PROMPT –
Copy every line of the records below where the word "listed" occurs.
[[ DATA SUPPLIED, beginning ]]
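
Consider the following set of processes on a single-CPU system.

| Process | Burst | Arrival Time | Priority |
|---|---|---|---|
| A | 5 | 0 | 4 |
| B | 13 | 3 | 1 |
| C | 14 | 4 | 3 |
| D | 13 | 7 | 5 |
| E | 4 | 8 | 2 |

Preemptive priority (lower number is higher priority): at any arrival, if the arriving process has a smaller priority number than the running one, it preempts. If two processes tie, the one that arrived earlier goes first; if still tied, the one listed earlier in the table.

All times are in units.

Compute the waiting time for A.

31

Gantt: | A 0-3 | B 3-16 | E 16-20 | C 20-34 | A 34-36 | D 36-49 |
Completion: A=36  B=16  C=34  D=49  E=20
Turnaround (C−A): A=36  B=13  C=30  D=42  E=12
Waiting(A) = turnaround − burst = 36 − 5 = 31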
[[ DATA SUPPLIED, end ]]
[[ DATA SUPPLIED, beginning ]]
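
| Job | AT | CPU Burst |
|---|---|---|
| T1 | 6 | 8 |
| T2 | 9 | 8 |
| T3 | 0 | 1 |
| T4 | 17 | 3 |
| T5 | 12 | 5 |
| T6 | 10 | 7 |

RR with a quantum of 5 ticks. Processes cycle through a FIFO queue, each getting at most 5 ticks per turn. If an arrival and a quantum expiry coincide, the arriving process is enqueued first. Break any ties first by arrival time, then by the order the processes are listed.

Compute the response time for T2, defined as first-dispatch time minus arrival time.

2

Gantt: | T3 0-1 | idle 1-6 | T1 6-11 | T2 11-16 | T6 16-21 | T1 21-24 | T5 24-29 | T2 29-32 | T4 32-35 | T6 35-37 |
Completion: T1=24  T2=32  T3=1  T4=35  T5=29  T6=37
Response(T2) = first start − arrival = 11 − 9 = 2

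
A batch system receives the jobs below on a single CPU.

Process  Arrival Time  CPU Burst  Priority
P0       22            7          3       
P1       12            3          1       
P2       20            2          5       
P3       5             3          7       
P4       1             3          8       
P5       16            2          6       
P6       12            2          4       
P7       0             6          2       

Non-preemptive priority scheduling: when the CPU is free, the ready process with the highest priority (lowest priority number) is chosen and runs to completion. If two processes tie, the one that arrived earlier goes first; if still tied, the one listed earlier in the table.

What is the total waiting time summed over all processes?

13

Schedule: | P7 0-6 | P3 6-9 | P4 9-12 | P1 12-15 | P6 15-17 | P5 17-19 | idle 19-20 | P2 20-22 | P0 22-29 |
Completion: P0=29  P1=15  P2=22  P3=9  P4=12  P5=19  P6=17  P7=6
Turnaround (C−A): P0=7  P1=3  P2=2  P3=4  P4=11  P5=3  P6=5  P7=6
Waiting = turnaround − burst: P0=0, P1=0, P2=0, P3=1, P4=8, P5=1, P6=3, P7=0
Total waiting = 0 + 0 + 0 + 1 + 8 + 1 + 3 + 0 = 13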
[[ DATA SUPPLIED, end ]]
[[ DATA SUPPLIED, beginning ]]
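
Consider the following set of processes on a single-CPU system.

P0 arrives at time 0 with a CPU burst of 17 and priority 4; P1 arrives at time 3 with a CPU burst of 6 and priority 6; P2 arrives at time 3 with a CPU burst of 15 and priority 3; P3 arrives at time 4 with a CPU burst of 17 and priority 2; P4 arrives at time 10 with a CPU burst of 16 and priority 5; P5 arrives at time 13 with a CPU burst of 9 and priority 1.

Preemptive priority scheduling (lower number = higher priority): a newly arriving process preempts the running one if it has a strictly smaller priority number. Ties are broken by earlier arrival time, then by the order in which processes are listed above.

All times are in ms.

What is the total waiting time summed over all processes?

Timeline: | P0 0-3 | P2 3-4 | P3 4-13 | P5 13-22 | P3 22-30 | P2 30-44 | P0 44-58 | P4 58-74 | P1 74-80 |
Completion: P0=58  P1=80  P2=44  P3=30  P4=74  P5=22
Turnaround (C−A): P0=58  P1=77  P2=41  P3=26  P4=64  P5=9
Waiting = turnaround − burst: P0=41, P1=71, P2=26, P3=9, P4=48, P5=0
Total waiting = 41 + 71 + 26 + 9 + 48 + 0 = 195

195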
[[ DATA SUPPLIED, end ]]
EXERCISE RESPONSE –
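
Preemptive priority (lower number is higher priority): at any arrival, if the arriving process has a smaller priority number than the running one, it preempts. If two processes tie, the one that arrived earlier goes first; if still tied, the one listed earlier in the table.
RR with a quantum of 5 ticks. Processes cycle through a FIFO queue, each getting at most 5 ticks per turn. If an arrival and a quantum expiry coincide, the arriving process is enqueued first. Break any ties first by arrival time, then by the order the processes are listed.
Non-preemptive priority scheduling: when the CPU is free, the ready process with the highest priority (lowest priority number) is chosen and runs to completion. If two processes tie, the one that arrived earlier goes first; if still tied, the one listed earlier in the table.
Preemptive priority scheduling (lower number = higher priority): a newly arriving process preempts the running one if it has a strictly smaller priority number. Ties are broken by earlier arrival time, then by the order in which processes are listed above.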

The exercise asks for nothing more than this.